WHAT NEEDS TO BE DONE
Repeat exactly the lines of the entries below from the one with "2. literal('Y')" through the one with "9. literal('Z')", both ends included, and nothing else.

MATERIAL PROVIDED

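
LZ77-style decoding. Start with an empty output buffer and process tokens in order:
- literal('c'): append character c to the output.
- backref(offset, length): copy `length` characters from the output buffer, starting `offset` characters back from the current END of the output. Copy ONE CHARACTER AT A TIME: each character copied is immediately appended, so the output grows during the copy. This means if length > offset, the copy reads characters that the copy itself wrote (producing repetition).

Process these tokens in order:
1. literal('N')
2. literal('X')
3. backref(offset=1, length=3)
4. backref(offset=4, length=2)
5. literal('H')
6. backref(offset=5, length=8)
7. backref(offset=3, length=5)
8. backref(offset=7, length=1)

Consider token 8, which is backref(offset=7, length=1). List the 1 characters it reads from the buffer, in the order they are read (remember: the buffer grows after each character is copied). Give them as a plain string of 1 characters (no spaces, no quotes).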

* * *

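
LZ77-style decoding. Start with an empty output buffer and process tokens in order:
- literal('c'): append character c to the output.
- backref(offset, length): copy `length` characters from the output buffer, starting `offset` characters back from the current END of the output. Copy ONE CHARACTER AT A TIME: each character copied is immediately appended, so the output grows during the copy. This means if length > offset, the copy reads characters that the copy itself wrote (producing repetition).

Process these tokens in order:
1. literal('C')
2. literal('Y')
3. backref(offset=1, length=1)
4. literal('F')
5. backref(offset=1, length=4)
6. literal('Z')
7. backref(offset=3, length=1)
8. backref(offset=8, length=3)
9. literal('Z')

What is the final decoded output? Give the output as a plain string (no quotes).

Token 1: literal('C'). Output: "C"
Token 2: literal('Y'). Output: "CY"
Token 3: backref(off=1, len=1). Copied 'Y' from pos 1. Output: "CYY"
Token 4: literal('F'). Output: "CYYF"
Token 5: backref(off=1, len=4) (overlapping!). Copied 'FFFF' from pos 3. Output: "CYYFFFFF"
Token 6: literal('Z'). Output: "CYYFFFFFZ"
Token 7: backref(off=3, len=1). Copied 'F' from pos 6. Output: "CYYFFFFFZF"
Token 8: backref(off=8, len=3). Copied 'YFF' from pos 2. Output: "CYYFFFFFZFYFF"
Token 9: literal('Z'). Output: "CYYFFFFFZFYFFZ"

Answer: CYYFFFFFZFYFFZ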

* * *

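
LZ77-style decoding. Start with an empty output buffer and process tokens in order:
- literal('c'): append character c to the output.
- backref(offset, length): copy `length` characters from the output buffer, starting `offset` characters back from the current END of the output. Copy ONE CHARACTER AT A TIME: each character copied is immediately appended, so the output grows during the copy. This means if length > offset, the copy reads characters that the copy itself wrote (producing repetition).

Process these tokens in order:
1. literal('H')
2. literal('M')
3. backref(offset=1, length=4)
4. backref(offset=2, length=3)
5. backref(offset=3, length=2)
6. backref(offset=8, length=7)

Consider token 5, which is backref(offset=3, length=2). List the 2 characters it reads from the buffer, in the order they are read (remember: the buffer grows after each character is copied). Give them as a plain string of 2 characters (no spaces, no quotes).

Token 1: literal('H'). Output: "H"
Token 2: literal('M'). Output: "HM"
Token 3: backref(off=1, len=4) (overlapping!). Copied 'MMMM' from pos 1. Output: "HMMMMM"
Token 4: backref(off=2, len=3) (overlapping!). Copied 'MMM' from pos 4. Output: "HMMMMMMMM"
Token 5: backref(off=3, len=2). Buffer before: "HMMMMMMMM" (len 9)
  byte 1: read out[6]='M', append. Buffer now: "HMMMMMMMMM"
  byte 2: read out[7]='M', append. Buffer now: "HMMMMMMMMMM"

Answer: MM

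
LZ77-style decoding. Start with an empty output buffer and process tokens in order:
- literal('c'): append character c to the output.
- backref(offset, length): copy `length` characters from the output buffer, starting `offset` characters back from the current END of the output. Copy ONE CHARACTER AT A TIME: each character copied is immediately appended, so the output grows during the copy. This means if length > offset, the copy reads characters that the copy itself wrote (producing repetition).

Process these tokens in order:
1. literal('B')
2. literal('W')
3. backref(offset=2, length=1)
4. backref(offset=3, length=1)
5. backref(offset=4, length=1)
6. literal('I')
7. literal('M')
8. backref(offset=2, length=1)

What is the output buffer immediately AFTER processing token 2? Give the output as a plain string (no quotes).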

RESPONSE TO THE TASK
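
2. literal('Y')
3. backref(offset=1, length=1)
4. literal('F')
5. backref(offset=1, length=4)
6. literal('Z')
7. backref(offset=3, length=1)
8. backref(offset=8, length=3)
9. literal('Z')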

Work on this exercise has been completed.